THE PROBLEM: An exact copy of all entries is required.

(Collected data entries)
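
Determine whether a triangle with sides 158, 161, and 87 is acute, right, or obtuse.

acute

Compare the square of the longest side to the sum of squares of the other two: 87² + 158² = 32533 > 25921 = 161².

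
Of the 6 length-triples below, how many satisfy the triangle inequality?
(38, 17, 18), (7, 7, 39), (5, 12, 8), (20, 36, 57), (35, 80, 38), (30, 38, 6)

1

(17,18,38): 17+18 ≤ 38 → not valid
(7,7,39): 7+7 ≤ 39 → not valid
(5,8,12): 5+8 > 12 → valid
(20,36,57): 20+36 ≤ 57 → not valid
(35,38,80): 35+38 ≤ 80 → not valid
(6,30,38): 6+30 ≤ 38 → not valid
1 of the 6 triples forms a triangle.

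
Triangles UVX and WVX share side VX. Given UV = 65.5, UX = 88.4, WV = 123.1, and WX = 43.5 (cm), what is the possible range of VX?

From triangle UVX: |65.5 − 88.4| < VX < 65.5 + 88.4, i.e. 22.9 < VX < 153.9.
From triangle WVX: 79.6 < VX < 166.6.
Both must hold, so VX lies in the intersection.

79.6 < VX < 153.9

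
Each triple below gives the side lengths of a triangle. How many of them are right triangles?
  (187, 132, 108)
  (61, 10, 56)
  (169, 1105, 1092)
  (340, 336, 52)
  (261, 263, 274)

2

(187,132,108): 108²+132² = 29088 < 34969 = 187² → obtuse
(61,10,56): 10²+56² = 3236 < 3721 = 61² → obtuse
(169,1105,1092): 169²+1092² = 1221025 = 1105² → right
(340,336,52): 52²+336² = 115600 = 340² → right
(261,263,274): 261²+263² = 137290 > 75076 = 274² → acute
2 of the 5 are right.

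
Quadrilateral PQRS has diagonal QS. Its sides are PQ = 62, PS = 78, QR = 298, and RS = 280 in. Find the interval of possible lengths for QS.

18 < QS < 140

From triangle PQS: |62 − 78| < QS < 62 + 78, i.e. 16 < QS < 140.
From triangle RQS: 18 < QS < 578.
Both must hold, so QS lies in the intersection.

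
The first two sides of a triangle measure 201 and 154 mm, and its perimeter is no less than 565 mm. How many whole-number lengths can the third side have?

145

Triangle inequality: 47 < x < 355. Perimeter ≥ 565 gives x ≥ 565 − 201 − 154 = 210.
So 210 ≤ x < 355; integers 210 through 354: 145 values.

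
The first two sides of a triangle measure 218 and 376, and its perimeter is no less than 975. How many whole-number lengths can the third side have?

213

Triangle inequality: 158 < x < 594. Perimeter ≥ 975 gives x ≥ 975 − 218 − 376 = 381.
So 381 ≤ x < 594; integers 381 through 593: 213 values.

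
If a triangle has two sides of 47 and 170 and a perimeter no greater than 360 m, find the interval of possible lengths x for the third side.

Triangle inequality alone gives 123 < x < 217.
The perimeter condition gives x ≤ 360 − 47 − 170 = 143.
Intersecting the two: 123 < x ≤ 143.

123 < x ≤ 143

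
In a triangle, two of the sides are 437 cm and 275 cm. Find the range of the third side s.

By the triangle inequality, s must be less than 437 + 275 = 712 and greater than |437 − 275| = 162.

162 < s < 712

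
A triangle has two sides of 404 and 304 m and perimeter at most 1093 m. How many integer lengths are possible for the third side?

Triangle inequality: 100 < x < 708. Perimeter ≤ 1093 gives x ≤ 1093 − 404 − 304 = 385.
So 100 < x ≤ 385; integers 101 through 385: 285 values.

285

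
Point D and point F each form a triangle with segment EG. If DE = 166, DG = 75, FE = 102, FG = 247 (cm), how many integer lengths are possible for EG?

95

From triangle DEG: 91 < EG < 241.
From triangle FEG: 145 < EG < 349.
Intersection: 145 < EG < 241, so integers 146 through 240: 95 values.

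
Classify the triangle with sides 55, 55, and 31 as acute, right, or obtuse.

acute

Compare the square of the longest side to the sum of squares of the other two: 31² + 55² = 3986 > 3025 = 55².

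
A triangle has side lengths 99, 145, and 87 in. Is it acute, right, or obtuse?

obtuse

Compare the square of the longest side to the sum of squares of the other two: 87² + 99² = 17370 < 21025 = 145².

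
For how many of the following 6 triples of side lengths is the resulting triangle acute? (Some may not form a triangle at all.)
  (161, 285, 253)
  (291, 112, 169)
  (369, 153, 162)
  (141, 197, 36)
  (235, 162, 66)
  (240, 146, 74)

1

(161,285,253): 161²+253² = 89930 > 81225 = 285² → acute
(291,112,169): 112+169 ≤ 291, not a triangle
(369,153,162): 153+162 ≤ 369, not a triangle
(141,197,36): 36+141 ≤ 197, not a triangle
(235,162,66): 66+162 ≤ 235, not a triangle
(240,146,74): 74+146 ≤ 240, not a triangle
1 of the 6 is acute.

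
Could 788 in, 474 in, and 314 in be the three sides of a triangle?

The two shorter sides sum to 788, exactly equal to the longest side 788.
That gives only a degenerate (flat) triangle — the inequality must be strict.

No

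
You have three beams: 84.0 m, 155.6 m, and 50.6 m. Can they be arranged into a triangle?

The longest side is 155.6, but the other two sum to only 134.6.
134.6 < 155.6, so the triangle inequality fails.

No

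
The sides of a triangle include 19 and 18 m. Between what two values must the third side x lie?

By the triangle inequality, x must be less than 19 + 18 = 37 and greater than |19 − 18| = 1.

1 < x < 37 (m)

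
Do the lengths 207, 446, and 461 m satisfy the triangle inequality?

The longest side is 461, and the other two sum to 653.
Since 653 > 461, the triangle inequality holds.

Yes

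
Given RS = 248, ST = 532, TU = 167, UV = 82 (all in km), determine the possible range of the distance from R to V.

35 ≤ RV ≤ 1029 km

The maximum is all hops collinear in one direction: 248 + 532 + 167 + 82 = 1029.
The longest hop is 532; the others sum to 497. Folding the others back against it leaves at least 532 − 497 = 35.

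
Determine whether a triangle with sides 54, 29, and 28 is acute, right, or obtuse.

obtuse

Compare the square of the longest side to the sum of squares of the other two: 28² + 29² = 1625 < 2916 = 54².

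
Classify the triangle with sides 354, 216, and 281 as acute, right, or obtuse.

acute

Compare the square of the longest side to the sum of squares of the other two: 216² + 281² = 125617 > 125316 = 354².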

SOLUTION:
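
Determine whether a triangle with sides 158, 161, and 87 is acute, right, or obtuse.

acute

Compare the square of the longest side to the sum of squares of the other two: 87² + 158² = 32533 > 25921 = 161².

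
Of the 6 length-triples below, how many satisfy the triangle inequality?
(38, 17, 18), (7, 7, 39), (5, 12, 8), (20, 36, 57), (35, 80, 38), (30, 38, 6)

1

(17,18,38): 17+18 ≤ 38 → not valid
(7,7,39): 7+7 ≤ 39 → not valid
(5,8,12): 5+8 > 12 → valid
(20,36,57): 20+36 ≤ 57 → not valid
(35,38,80): 35+38 ≤ 80 → not valid
(6,30,38): 6+30 ≤ 38 → not valid
1 of the 6 triples forms a triangle.

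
Triangles UVX and WVX share side VX. Given UV = 65.5, UX = 88.4, WV = 123.1, and WX = 43.5 (cm), what is the possible range of VX?

From triangle UVX: |65.5 − 88.4| < VX < 65.5 + 88.4, i.e. 22.9 < VX < 153.9.
From triangle WVX: 79.6 < VX < 166.6.
Both must hold, so VX lies in the intersection.

79.6 < VX < 153.9

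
Each triple below gives the side lengths of a triangle. How many of them are right triangles?
  (187, 132, 108)
  (61, 10, 56)
  (169, 1105, 1092)
  (340, 336, 52)
  (261, 263, 274)

2

(187,132,108): 108²+132² = 29088 < 34969 = 187² → obtuse
(61,10,56): 10²+56² = 3236 < 3721 = 61² → obtuse
(169,1105,1092): 169²+1092² = 1221025 = 1105² → right
(340,336,52): 52²+336² = 115600 = 340² → right
(261,263,274): 261²+263² = 137290 > 75076 = 274² → acute
2 of the 5 are right.

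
Quadrilateral PQRS has diagonal QS. Its sides are PQ = 62, PS = 78, QR = 298, and RS = 280 in. Find the interval of possible lengths for QS.

18 < QS < 140

From triangle PQS: |62 − 78| < QS < 62 + 78, i.e. 16 < QS < 140.
From triangle RQS: 18 < QS < 578.
Both must hold, so QS lies in the intersection.

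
The first two sides of a triangle measure 201 and 154 mm, and its perimeter is no less than 565 mm. How many whole-number lengths can the third side have?

145

Triangle inequality: 47 < x < 355. Perimeter ≥ 565 gives x ≥ 565 − 201 − 154 = 210.
So 210 ≤ x < 355; integers 210 through 354: 145 values.

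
The first two sides of a triangle measure 218 and 376, and its perimeter is no less than 975. How many whole-number lengths can the third side have?

213

Triangle inequality: 158 < x < 594. Perimeter ≥ 975 gives x ≥ 975 − 218 − 376 = 381.
So 381 ≤ x < 594; integers 381 through 593: 213 values.

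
If a triangle has two sides of 47 and 170 and a perimeter no greater than 360 m, find the interval of possible lengths x for the third side.

Triangle inequality alone gives 123 < x < 217.
The perimeter condition gives x ≤ 360 − 47 − 170 = 143.
Intersecting the two: 123 < x ≤ 143.

123 < x ≤ 143

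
In a triangle, two of the sides are 437 cm and 275 cm. Find the range of the third side s.

By the triangle inequality, s must be less than 437 + 275 = 712 and greater than |437 − 275| = 162.

162 < s < 712

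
A triangle has two sides of 404 and 304 m and perimeter at most 1093 m. How many integer lengths are possible for the third side?

Triangle inequality: 100 < x < 708. Perimeter ≤ 1093 gives x ≤ 1093 − 404 − 304 = 385.
So 100 < x ≤ 385; integers 101 through 385: 285 values.

285

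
Point D and point F each form a triangle with segment EG. If DE = 166, DG = 75, FE = 102, FG = 247 (cm), how many integer lengths are possible for EG?

95

From triangle DEG: 91 < EG < 241.
From triangle FEG: 145 < EG < 349.
Intersection: 145 < EG < 241, so integers 146 through 240: 95 values.

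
Classify the triangle with sides 55, 55, and 31 as acute, right, or obtuse.

acute

Compare the square of the longest side to the sum of squares of the other two: 31² + 55² = 3986 > 3025 = 55².

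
A triangle has side lengths 99, 145, and 87 in. Is it acute, right, or obtuse?

obtuse

Compare the square of the longest side to the sum of squares of the other two: 87² + 99² = 17370 < 21025 = 145².

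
For how many of the following 6 triples of side lengths is the resulting triangle acute? (Some may not form a triangle at all.)
  (161, 285, 253)
  (291, 112, 169)
  (369, 153, 162)
  (141, 197, 36)
  (235, 162, 66)
  (240, 146, 74)

1

(161,285,253): 161²+253² = 89930 > 81225 = 285² → acute
(291,112,169): 112+169 ≤ 291, not a triangle
(369,153,162): 153+162 ≤ 369, not a triangle
(141,197,36): 36+141 ≤ 197, not a triangle
(235,162,66): 66+162 ≤ 235, not a triangle
(240,146,74): 74+146 ≤ 240, not a triangle
1 of the 6 is acute.

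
Could 788 in, 474 in, and 314 in be the three sides of a triangle?

The two shorter sides sum to 788, exactly equal to the longest side 788.
That gives only a degenerate (flat) triangle — the inequality must be strict.

No

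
You have three beams: 84.0 m, 155.6 m, and 50.6 m. Can they be arranged into a triangle?

The longest side is 155.6, but the other two sum to only 134.6.
134.6 < 155.6, so the triangle inequality fails.

No

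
The sides of a triangle include 19 and 18 m. Between what two values must the third side x lie?

By the triangle inequality, x must be less than 19 + 18 = 37 and greater than |19 − 18| = 1.

1 < x < 37 (m)

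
Do the lengths 207, 446, and 461 m satisfy the triangle inequality?

The longest side is 461, and the other two sum to 653.
Since 653 > 461, the triangle inequality holds.

Yes

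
Given RS = 248, ST = 532, TU = 167, UV = 82 (all in km), determine the possible range of the distance from R to V.

35 ≤ RV ≤ 1029 km

The maximum is all hops collinear in one direction: 248 + 532 + 167 + 82 = 1029.
The longest hop is 532; the others sum to 497. Folding the others back against it leaves at least 532 − 497 = 35.

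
Determine whether a triangle with sides 54, 29, and 28 is acute, right, or obtuse.

obtuse

Compare the square of the longest side to the sum of squares of the other two: 28² + 29² = 1625 < 2916 = 54².

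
Classify the triangle with sides 354, 216, and 281 as acute, right, or obtuse.

acute

Compare the square of the longest side to the sum of squares of the other two: 216² + 281² = 125617 > 125316 = 354².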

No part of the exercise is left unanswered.